→ Exercise: When a line in the listing below contains the word "Answer", return a copy of that line.

→ Data for analysis:
━━━━━━━━━━━━━━━━

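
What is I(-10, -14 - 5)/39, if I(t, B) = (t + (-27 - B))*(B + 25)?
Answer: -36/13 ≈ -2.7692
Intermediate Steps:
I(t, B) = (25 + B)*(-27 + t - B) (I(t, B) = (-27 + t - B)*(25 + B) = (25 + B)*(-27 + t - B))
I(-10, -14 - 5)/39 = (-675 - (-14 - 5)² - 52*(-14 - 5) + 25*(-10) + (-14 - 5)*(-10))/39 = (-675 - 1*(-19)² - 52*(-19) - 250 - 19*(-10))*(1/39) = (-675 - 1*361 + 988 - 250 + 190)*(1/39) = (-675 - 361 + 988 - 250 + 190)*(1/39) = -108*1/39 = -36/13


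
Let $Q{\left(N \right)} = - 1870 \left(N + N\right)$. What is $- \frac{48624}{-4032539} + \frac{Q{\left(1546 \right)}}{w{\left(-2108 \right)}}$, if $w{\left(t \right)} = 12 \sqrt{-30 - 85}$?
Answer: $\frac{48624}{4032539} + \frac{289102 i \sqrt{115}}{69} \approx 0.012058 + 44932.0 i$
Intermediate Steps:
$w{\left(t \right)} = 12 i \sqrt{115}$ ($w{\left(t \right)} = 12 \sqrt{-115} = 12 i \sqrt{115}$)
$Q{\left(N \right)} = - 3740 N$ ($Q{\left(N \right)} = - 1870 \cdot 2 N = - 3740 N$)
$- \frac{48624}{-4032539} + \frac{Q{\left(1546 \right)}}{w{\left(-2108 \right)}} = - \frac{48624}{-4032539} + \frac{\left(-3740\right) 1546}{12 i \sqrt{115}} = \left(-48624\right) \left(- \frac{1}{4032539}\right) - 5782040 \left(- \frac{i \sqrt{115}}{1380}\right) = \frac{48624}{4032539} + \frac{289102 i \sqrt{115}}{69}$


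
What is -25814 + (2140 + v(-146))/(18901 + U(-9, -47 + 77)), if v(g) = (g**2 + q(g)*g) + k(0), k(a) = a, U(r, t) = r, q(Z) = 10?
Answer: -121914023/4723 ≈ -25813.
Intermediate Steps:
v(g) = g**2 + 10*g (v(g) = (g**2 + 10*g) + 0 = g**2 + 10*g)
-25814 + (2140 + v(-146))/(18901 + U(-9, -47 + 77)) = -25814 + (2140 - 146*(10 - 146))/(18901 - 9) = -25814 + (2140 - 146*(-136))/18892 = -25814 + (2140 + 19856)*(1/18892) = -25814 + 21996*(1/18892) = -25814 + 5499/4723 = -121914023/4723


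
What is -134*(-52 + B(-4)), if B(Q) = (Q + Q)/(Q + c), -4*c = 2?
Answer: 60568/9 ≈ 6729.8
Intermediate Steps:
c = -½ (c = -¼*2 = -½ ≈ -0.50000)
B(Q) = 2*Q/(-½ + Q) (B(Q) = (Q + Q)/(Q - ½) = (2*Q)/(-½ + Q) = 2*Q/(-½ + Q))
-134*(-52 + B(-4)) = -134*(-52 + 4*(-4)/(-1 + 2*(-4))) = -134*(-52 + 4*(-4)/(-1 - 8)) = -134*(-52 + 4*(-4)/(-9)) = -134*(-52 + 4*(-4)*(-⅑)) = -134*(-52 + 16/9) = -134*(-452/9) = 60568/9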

━━━━━━━━━━━━━━━━

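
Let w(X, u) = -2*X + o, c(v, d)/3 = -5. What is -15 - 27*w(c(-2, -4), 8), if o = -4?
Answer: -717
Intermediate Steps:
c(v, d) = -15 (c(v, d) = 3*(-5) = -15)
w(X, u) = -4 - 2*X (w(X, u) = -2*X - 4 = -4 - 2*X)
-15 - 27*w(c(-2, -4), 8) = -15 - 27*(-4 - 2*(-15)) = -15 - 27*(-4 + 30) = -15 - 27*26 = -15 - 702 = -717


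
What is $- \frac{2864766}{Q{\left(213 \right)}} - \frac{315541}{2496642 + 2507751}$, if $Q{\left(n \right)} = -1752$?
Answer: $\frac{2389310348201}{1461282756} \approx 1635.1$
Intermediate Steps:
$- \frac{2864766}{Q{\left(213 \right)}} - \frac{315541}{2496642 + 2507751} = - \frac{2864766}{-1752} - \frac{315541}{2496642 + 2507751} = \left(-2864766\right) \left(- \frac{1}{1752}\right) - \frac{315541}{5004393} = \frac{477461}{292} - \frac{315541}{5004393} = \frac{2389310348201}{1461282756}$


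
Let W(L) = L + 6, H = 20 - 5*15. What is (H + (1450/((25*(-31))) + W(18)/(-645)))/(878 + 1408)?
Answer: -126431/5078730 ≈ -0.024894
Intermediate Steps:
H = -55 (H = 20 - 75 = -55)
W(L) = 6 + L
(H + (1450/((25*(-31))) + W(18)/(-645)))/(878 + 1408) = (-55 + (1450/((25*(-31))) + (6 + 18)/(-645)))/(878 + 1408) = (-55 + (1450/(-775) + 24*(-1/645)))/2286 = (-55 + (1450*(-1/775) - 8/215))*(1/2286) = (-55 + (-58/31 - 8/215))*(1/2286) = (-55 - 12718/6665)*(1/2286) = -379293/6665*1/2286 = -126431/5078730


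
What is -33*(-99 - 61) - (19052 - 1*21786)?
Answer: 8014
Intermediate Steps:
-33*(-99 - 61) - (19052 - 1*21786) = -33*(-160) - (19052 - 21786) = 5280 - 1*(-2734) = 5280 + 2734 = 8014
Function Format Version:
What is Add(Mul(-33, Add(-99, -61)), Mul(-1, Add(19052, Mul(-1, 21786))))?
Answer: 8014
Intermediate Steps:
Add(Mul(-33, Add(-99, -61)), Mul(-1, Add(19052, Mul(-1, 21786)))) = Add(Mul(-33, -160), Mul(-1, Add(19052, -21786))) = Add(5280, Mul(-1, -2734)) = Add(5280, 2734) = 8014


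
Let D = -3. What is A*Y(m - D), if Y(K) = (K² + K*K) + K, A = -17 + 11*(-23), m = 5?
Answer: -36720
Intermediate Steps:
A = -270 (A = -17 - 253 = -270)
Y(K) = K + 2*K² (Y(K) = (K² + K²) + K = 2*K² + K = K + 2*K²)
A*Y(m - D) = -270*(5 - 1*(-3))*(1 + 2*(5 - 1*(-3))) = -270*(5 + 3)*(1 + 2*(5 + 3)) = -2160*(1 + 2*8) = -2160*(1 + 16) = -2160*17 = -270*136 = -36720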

━━━━━━━━━━━━━━━━

→ Result:
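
Answer: -36/13 ≈ -2.7692
Answer: $\frac{48624}{4032539} + \frac{289102 i \sqrt{115}}{69} \approx 0.012058 + 44932.0 i$
Answer: -121914023/4723 ≈ -25813.
Answer: 60568/9 ≈ 6729.8
Answer: -717
Answer: $\frac{2389310348201}{1461282756} \approx 1635.1$
Answer: -126431/5078730 ≈ -0.024894
Answer: 8014
Answer: 8014
Answer: -36720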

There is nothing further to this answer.